ENTRIES SHOWN
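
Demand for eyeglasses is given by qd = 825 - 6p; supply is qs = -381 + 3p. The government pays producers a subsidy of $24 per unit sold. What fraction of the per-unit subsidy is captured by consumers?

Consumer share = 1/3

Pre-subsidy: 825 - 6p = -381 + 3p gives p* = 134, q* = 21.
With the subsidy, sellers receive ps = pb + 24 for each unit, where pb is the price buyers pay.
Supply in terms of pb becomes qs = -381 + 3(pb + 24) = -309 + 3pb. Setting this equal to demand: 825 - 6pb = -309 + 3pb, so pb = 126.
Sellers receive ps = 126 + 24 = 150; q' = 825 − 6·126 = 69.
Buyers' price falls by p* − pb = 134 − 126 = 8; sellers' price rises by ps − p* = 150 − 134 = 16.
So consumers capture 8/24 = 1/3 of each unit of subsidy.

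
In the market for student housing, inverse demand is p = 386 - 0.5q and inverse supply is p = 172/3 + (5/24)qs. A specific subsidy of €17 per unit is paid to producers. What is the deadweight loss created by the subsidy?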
==
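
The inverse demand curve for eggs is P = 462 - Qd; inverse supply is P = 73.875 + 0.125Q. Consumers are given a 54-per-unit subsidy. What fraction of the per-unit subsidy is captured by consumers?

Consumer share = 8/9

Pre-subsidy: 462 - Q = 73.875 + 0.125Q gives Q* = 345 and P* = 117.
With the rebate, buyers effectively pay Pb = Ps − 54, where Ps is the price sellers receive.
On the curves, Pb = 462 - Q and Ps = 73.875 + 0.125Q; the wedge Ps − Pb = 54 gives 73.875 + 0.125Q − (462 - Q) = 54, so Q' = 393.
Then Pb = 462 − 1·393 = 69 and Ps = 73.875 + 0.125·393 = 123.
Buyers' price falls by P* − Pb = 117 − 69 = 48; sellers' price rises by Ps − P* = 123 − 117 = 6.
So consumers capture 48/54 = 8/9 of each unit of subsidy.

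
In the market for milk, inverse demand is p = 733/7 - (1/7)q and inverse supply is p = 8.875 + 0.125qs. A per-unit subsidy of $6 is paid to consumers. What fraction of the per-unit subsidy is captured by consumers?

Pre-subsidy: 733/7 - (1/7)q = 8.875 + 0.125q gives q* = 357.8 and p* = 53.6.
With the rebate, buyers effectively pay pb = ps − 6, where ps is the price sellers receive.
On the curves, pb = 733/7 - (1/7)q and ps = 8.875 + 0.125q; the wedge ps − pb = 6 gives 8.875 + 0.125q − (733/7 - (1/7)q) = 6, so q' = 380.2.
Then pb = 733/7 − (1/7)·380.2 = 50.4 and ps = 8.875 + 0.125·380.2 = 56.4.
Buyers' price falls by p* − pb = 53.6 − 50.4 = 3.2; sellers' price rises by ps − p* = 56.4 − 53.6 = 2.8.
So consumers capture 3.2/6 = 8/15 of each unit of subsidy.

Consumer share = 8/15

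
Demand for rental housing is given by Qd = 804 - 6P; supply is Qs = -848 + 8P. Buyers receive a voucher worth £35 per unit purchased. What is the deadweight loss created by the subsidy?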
* * *
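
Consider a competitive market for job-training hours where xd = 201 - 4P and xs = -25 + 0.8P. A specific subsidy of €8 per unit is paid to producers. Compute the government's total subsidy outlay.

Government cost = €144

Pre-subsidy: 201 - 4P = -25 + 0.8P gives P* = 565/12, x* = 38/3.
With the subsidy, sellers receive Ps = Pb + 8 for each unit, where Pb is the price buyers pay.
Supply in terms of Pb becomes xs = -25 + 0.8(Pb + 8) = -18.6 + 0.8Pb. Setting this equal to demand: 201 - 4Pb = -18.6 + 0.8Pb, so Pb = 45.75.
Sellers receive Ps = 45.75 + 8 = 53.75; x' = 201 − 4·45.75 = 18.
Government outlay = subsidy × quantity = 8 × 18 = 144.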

YOUR TASK
Which of the lines above hold the string "loss"? Pick each of them out.

YOUR RESPONSE
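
In the market for student housing, inverse demand is p = 386 - 0.5q and inverse supply is p = 172/3 + (5/24)qs. A specific subsidy of €17 per unit is paid to producers. What is the deadweight loss created by the subsidy?
Demand for rental housing is given by Qd = 804 - 6P; supply is Qs = -848 + 8P. Buyers receive a voucher worth £35 per unit purchased. What is the deadweight loss created by the subsidy?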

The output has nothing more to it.